[WHAT IS REQUIRED]
Which lines of the entries contain the word "following"? Please list them.

[RECORDS SHOWN — start]

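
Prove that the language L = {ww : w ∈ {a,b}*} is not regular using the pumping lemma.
Assume for contradiction that L is regular, and let p ≥ 1 be the pumping length given by the pumping lemma.
Choose s = a^p b a^p b. Then s ∈ L (take w = a^p b) and |s| = 2p + 2 ≥ p.
By the pumping lemma, s = xyz for some x, y, z with |xy| ≤ p, |y| ≥ 1, and xy^i z ∈ L for every i ≥ 0.
Since |xy| ≤ p and the first p symbols of s are all a's, y = a^k for some k with 1 ≤ k ≤ p.

Take i = 2: t = xy²z = a^(p + k) b a^p b.
Suppose t = uu for some string u. The string t contains exactly two b's and ends in b, so u contains exactly one b and ends in b; hence u = a^j b for some j, and uu = a^j b a^j b. Comparing with t = a^(p + k) b a^p b forces j = p + k (first block) and j = p (second block), which is impossible since k ≥ 1. So t ∉ L.

This contradicts the pumping lemma, which requires xy^i z ∈ L for all i ≥ 0.
Hence L = {ww : w ∈ {a,b}*} is not regular. ∎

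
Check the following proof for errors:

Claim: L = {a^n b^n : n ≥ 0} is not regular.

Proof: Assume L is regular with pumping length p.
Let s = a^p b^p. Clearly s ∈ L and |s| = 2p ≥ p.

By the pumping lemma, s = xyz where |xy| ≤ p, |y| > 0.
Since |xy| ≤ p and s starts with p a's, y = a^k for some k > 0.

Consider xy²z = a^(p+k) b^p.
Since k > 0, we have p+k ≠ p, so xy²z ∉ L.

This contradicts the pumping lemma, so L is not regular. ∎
The proof is correct.

This proof is valid because:
1. The string s = a^p b^p is correctly in L
2. The decomposition analysis is correct: y must consist only of a's
3. The contradiction is valid: pumping increases a's but not b's
4. The conclusion follows logically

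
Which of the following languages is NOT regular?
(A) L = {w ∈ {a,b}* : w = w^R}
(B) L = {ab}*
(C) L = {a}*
(A) {w ∈ {a,b}* : w = w^R}

(A) L = {w ∈ {a,b}* : w = w^R} is NOT regular.

The pumping lemma can be used to prove this:
After pumping, the string is no longer symmetric

The other languages are regular because they can be recognized by finite automata.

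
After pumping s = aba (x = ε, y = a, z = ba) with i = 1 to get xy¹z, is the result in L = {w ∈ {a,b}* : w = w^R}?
Yes

xy¹z = ε · a · ba = aba.
aba reversed is aba, the same string, so it is a palindrome and is in L.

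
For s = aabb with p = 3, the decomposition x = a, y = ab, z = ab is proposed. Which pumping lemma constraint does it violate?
Violated: xyz = s

The decomposition x = a, y = ab, z = ab for s = aabb with p = 3
violates the constraint: xyz = s

xyz = 'a' + 'ab' + 'ab' = 'aabab' ≠ 'aabb' = s. The decomposition doesn't reconstruct s.

Pumping lemma constraints:
1. xyz = s (decomposition is valid)
2. |xy| ≤ p
3. |y| > 0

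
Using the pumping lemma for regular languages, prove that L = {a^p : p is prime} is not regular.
Assume for contradiction that L is regular, and let p ≥ 1 be the pumping length given by the pumping lemma.
Choose a prime q with q ≥ p (one exists because there are infinitely many primes) and let s = a^q. Then s ∈ L and |s| = q ≥ p.
By the pumping lemma, s = xyz for some x, y, z with |xy| ≤ p, |y| ≥ 1, and xy^i z ∈ L for every i ≥ 0.
Here y = a^k for some k with 1 ≤ k ≤ p, and xy^i z = a^(q + (i − 1)k) for every i ≥ 0.

Take i = q + 1: |xy^(q+1) z| = q + qk = q(k + 1).
Both factors satisfy q ≥ 2 and k + 1 ≥ 2, so q(k + 1) is composite, and xy^(q+1) z ∉ L.

This contradicts the pumping lemma, which requires xy^i z ∈ L for all i ≥ 0.
Hence L = {a^p : p is prime} is not regular. ∎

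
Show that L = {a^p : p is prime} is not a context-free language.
Assume for contradiction that L is context-free, and let p ≥ 1 be the pumping length given by the pumping lemma for CFLs.
Choose a prime q with q ≥ p and let s = a^q. Then s ∈ L and |s| = q ≥ p.
By the CFL pumping lemma, s = uvxyz for some u, v, x, y, z with |vxy| ≤ p, |vy| ≥ 1, and uv^i xy^i z ∈ L for every i ≥ 0.
All symbols are a's, so only lengths matter: let k = |vy|, with 1 ≤ k ≤ p. Then |uv^i xy^i z| = q + (i − 1)k.

Take i = q + 1: the length is q + qk = q(k + 1).
Both factors satisfy q ≥ 2 and k + 1 ≥ 2, so q(k + 1) is composite and uv^(q+1) xy^(q+1) z ∉ L.

This contradicts the CFL pumping lemma, which requires uv^i xy^i z ∈ L for all i ≥ 0.
Hence L = {a^p : p is prime} is not context-free. ∎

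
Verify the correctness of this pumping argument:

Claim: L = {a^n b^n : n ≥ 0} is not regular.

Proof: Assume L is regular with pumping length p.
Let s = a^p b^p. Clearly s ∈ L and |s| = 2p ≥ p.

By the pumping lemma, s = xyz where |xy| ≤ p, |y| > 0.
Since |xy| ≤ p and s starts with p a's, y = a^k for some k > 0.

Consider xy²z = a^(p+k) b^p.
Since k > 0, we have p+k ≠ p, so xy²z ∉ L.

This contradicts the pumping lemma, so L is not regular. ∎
The proof is correct.

This proof is valid because:
1. The string s = a^p b^p is correctly in L
2. The decomposition analysis is correct: y must consist only of a's
3. The contradiction is valid: pumping increases a's but not b's
4. The conclusion follows logically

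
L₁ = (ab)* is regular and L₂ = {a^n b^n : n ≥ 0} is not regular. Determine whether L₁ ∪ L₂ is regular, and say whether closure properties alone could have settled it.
No — L₁ ∪ L₂ is not regular.

Let U = (ab)* ∪ {a^n b^n}. If U were regular, then U ∩ aa*bb* would be regular (closure under intersection with a regular language). But (ab)* ∩ aa*bb* = {ab} and {a^n b^n} ∩ aa*bb* = {a^n b^n : n ≥ 1}, so U ∩ aa*bb* = {a^n b^n : n ≥ 1}, which is not regular. Hence U is not regular.

Note that the bare facts "L₁ regular, L₂ non-regular" do not settle the question by themselves: the closure of regular languages under ∪, ∩, complement and difference applies only when BOTH operands are regular. With a non-regular operand the result can come out regular or non-regular depending on the specific languages, so one has to work out L₁ ∪ L₂ for this particular pair, as above.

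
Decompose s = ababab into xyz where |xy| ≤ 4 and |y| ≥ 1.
x = '', y = 'a', z = 'babab'

For s = ababab and p = 4, one valid decomposition is:
- x = '' (length 0)
- y = 'a' (length 1)
- z = 'babab' (length 5)

Verification:
- xyz = '' + 'a' + 'babab' = ababab ✓
- |xy| = 1 ≤ 4 ✓
- |y| = 1 > 0 ✓

All pumping lemma constraints are satisfied.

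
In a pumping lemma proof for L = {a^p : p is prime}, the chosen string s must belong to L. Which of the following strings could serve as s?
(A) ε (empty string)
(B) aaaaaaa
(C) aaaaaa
(B) aaaaaaa

The pumping lemma is applied to a string s that lies in L, so first check membership of each option:
- (A) ε has length 0, which is not prime, so it is not in L ✗
- (B) aaaaaaa has length 7, which is prime, so it is in L ✓
- (C) aaaaaa has length 6 = 2 × 3, which is not prime, so it is not in L ✗

Only (B) aaaaaaa is in L, so it is the only candidate that could play the role of s.
(In a complete proof one picks s in terms of the pumping length p so that |s| ≥ p is guaranteed; a fixed string like aaaaaaa illustrates the shape of such an s.)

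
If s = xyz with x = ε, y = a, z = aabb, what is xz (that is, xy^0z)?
aabb

Given x = '', y = 'a', z = 'aabb' and i = 0:

xy^0z = x + y·y·...·y (0 times) + z
       = '' + 'a'^0 + 'aabb'
       = '' + '' + 'aabb'
       = 'aabb'

The pumped string is 'aabb' with length 4.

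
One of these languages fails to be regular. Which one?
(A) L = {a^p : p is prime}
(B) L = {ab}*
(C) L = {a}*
(A) {a^p : p is prime}

(A) L = {a^p : p is prime} is NOT regular.

The pumping lemma can be used to prove this:
After pumping, the length becomes composite

The other languages are regular because they can be recognized by finite automata.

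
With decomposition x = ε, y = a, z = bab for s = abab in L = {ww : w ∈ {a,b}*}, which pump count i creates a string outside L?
i = 2

xy²z = ε · aa · bab = aabab; aabab has odd length 5, so it cannot be written as ww and is not in L.
(Other choices also work, e.g. i = 0, 3; only i = 1 is guaranteed to stay in L since xy¹z = s.)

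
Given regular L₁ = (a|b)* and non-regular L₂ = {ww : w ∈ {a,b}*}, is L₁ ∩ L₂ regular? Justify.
No — L₁ ∩ L₂ is not regular.

(a|b)* is all strings over {a,b}, so L₁ ∩ L₂ = {ww : w ∈ {a,b}*} = L₂ itself, which is not regular (pump s = a^p b a^p b).

Note that the bare facts "L₁ regular, L₂ non-regular" do not settle the question by themselves: the closure of regular languages under ∪, ∩, complement and difference applies only when BOTH operands are regular. With a non-regular operand the result can come out regular or non-regular depending on the specific languages, so one has to work out L₁ ∩ L₂ for this particular pair, as above.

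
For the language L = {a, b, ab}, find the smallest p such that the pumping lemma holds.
p = 3

For a finite language L, the pumping lemma holds vacuously if p > max|s| for s ∈ L.

The longest string in L = {a, b, ab} has length 2.
If p = 3, then no string s ∈ L has |s| ≥ p, so the condition is vacuously true.

The minimum pumping length is p = 3.

Why no smaller p works: for any p ≤ 2, the longest string s ∈ L has |s| = 2 ≥ p, so it would
have to be pumpable; but pumping up (i = 2, 3, ...) produces ever longer strings, which cannot all lie in the
finite language L. So the pumping property fails for every p ≤ 2.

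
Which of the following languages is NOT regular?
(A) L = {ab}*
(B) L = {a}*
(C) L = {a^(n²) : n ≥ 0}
(C) {a^(n²) : n ≥ 0}

(C) L = {a^(n²) : n ≥ 0} is NOT regular.

The pumping lemma can be used to prove this:
After pumping, length is no longer a perfect square

The other languages are regular because they can be recognized by finite automata.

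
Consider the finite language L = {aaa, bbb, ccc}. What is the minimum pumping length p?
p = 4

For a finite language L, the pumping lemma holds vacuously if p > max|s| for s ∈ L.

The longest string in L = {aaa, bbb, ccc} has length 3.
If p = 4, then no string s ∈ L has |s| ≥ p, so the condition is vacuously true.

The minimum pumping length is p = 4.

Why no smaller p works: for any p ≤ 3, the longest string s ∈ L has |s| = 3 ≥ p, so it would
have to be pumpable; but pumping up (i = 2, 3, ...) produces ever longer strings, which cannot all lie in the
finite language L. So the pumping property fails for every p ≤ 3.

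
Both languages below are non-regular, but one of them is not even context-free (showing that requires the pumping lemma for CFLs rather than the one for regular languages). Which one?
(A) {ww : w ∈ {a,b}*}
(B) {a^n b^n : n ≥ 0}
(A) {ww : w ∈ {a,b}*}

(A) {ww : w ∈ {a,b}*} requires the CFL pumping lemma.

- {a^n b^n : n ≥ 0} is context-free (but not regular)
  • Can be shown non-regular with the regular pumping lemma
  • After pumping, the number of a's and b's become unequal

- {ww : w ∈ {a,b}*} is NOT context-free
  • Requires the CFL pumping lemma to prove
  • Cannot verify equality of two arbitrary substrings

The CFL pumping lemma is "stronger" in that it can prove non-membership
in the larger class of context-free languages.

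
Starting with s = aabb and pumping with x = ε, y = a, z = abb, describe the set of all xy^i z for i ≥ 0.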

[RECORDS SHOWN — finish]

[WRITTEN ANSWER]
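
Check the following proof for errors:
Which of the following languages is NOT regular?
In a pumping lemma proof for L = {a^p : p is prime}, the chosen string s must belong to L. Which of the following strings could serve as s?
Which of the following languages is NOT regular?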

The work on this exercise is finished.